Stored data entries
•••

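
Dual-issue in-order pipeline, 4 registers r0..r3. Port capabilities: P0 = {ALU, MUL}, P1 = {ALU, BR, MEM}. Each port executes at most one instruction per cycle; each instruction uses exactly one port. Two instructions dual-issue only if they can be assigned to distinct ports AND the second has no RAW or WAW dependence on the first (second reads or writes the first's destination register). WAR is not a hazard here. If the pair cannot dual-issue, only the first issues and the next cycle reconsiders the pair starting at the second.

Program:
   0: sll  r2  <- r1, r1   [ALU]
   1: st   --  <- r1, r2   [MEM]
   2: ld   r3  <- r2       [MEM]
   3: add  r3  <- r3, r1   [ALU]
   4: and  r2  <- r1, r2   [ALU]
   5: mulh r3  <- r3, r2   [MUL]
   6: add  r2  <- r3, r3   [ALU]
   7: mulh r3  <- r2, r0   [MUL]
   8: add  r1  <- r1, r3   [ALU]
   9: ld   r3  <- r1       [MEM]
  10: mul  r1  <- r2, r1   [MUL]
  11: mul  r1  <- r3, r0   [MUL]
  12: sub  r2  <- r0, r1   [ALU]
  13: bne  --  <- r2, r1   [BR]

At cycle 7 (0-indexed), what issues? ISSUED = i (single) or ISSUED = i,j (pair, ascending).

ISSUED = 8

[0] i0  sll.ALU  -- RAW r2
[1] i1  st.MEM  -- no-port MEM/MEM
[2] i2  ld.MEM  -- RAW+WAW r3
[3] i3/i4  add.ALU+and.ALU  -- pair
[4] i5  mulh.MUL  -- RAW r3
[5] i6  add.ALU  -- RAW r2
[6] i7  mulh.MUL  -- RAW r3
[7] i8  add.ALU  -- RAW r1
[8] i9/i10  ld.MEM+mul.MUL  -- pair
[9] i11  mul.MUL  -- RAW r1
[10] i12  sub.ALU  -- RAW r2
[11] i13  bne.BR  -- tail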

•••

▶ Exercise description
Reproduce the data above exactly, leaving nothing out.

▶ Exercise answer
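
Dual-issue in-order pipeline, 4 registers r0..r3. Port capabilities: P0 = {ALU, MUL}, P1 = {ALU, BR, MEM}. Each port executes at most one instruction per cycle; each instruction uses exactly one port. Two instructions dual-issue only if they can be assigned to distinct ports AND the second has no RAW or WAW dependence on the first (second reads or writes the first's destination register). WAR is not a hazard here. If the pair cannot dual-issue, only the first issues and the next cycle reconsiders the pair starting at the second.

Program:
   0: sll  r2  <- r1, r1   [ALU]
   1: st   --  <- r1, r2   [MEM]
   2: ld   r3  <- r2       [MEM]
   3: add  r3  <- r3, r1   [ALU]
   4: and  r2  <- r1, r2   [ALU]
   5: mulh r3  <- r3, r2   [MUL]
   6: add  r2  <- r3, r3   [ALU]
   7: mulh r3  <- r2, r0   [MUL]
   8: add  r1  <- r1, r3   [ALU]
   9: ld   r3  <- r1       [MEM]
  10: mul  r1  <- r2, r1   [MUL]
  11: mul  r1  <- r3, r0   [MUL]
  12: sub  r2  <- r0, r1   [ALU]
  13: bne  --  <- r2, r1   [BR]

At cycle 7 (0-indexed), what issues? ISSUED = i (single) or ISSUED = i,j (pair, ascending).

ISSUED = 8

[0] i0  sll.ALU  -- RAW r2
[1] i1  st.MEM  -- no-port MEM/MEM
[2] i2  ld.MEM  -- RAW+WAW r3
[3] i3/i4  add.ALU+and.ALU  -- pair
[4] i5  mulh.MUL  -- RAW r3
[5] i6  add.ALU  -- RAW r2
[6] i7  mulh.MUL  -- RAW r3
[7] i8  add.ALU  -- RAW r1
[8] i9/i10  ld.MEM+mul.MUL  -- pair
[9] i11  mul.MUL  -- RAW r1
[10] i12  sub.ALU  -- RAW r2
[11] i13  bne.BR  -- tail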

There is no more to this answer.